— EXERCISE MATERIAL —
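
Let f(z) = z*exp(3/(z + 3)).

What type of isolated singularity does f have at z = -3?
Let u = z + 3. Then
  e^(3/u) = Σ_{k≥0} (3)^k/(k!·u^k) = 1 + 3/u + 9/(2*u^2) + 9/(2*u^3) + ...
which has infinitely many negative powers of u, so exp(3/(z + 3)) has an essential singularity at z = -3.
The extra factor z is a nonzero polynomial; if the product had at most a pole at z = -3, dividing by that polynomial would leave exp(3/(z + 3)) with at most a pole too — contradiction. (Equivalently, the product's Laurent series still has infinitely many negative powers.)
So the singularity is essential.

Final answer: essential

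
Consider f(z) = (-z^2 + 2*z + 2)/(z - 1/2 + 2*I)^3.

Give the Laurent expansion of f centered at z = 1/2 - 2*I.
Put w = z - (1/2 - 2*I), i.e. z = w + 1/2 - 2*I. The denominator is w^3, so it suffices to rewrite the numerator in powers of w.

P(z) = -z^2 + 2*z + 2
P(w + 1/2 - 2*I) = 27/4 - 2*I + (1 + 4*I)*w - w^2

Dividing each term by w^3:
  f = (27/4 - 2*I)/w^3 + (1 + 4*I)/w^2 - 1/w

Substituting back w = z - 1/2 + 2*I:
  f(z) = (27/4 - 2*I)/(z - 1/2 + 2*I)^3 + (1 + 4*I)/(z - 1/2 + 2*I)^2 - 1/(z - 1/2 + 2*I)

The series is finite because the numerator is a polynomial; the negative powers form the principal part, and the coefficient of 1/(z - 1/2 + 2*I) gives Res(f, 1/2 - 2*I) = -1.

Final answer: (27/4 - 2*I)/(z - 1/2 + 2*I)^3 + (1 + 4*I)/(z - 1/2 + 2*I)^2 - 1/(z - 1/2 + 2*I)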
* * *
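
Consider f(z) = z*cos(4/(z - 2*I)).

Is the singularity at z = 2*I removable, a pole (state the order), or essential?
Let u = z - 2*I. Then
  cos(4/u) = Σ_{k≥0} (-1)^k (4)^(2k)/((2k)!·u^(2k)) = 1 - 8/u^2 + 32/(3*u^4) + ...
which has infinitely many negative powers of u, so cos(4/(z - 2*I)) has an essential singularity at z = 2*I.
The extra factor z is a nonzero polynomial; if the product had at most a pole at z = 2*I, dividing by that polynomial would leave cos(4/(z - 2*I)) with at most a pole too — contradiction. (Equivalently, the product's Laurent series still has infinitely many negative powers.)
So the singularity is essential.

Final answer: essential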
---
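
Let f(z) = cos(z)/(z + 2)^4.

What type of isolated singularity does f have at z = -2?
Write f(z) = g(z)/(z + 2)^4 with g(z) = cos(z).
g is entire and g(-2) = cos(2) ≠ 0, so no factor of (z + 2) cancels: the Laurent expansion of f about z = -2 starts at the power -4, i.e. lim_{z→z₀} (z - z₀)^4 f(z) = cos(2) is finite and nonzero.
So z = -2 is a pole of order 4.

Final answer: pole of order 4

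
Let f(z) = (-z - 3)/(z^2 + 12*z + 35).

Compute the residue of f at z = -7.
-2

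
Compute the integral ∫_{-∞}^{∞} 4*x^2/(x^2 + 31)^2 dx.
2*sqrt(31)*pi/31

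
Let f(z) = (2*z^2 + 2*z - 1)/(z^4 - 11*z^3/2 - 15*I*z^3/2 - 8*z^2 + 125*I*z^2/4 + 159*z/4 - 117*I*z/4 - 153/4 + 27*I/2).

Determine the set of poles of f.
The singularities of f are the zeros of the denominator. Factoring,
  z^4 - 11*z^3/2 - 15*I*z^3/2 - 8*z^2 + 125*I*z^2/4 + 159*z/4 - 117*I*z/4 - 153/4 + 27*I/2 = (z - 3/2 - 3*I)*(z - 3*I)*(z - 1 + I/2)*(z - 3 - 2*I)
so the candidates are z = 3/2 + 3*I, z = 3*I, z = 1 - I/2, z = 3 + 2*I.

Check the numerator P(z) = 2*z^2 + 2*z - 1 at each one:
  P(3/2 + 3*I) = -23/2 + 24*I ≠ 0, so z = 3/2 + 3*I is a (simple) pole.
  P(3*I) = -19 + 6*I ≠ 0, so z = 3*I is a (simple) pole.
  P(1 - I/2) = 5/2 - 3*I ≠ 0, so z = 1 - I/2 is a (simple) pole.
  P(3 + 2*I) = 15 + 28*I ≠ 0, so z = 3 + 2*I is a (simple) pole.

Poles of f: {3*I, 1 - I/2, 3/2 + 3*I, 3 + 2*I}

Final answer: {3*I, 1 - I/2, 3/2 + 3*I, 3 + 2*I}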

— EXERCISE INSTRUCTIONS —
For each line of the material that includes the word "Consider", make a copy.

— REPLY TO THE EXERCISE —
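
Consider f(z) = (-z^2 + 2*z + 2)/(z - 1/2 + 2*I)^3.
Consider f(z) = z*cos(4/(z - 2*I)).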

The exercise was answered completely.